### Information shown

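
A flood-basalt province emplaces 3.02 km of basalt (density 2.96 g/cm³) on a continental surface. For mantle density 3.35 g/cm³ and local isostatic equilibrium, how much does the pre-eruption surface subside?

Subaerial loading: s = t ρ_load / ρ_m.
s = 3.02 km × 2.96/3.35 = 2.67 km.

2.67 km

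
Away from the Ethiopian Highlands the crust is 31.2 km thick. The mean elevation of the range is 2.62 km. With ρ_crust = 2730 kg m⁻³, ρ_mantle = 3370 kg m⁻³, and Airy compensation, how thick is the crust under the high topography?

45 km

Root depth r = h ρ_c / (ρ_m − ρ_c) = 2.62 km × 2730 / 640 = 11.18 km.
Total thickness = T + h + r = 31.2 km + 2.62 km + 11.18 km = 45 km.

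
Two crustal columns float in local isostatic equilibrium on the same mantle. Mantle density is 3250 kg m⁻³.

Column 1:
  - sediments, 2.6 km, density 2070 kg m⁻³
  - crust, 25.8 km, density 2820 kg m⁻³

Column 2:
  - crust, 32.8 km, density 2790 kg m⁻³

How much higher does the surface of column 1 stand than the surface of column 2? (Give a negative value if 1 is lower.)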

######

**How to complete this task**
Copy out the lines above, from the one holding "- crust, 32.8 km, density 2790 kg m⁻³" through the final line, with no other lines.

**Result**
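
  - crust, 32.8 km, density 2790 kg m⁻³

How much higher does the surface of column 1 stand than the surface of column 2? (Give a negative value if 1 is lower.)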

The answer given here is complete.